- _Work request_: Whenever a line in the data contains "either", show that line.
Record set Start Marker
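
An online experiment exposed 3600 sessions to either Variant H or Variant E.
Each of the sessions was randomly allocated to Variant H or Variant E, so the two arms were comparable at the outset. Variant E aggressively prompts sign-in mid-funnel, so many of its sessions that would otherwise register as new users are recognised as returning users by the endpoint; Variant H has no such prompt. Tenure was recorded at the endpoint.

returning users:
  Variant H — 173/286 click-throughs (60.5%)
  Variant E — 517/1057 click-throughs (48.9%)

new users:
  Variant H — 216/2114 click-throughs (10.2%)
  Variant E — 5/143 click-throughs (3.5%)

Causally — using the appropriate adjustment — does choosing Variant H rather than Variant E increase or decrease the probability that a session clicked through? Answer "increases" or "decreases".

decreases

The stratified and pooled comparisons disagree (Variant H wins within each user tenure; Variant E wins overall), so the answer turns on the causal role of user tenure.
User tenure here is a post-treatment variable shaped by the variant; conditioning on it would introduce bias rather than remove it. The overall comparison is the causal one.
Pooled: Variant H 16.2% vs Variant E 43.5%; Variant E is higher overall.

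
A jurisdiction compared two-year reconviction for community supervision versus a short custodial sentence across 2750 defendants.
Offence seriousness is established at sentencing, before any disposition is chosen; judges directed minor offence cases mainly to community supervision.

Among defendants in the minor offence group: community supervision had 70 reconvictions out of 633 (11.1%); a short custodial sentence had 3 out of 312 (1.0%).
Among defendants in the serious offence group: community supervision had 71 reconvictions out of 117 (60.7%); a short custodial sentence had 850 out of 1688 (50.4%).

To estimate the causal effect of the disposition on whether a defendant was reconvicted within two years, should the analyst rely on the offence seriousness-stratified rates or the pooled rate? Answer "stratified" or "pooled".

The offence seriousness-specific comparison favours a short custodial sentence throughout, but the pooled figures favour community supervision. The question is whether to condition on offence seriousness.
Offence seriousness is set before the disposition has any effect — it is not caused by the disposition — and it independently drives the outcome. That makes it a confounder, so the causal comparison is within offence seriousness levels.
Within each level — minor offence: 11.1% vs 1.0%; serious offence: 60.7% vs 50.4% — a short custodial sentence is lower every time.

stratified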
Record set End Marker
Record set Start Marker
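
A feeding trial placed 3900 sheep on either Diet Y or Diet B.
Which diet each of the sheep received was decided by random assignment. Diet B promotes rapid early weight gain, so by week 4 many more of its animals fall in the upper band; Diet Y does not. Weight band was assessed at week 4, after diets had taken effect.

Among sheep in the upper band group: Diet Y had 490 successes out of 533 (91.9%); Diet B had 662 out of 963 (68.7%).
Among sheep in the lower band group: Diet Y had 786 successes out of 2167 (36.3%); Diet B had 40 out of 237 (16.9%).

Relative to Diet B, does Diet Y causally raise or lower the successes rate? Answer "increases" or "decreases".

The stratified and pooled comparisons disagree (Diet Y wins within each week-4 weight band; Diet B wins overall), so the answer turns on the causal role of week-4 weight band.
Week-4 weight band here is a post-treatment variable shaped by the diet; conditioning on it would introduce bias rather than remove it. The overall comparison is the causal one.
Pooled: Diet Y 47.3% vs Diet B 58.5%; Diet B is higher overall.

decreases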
Record set End Marker
- _Answer box_:
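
An online experiment exposed 3600 sessions to either Variant H or Variant E.
A feeding trial placed 3900 sheep on either Diet Y or Diet B.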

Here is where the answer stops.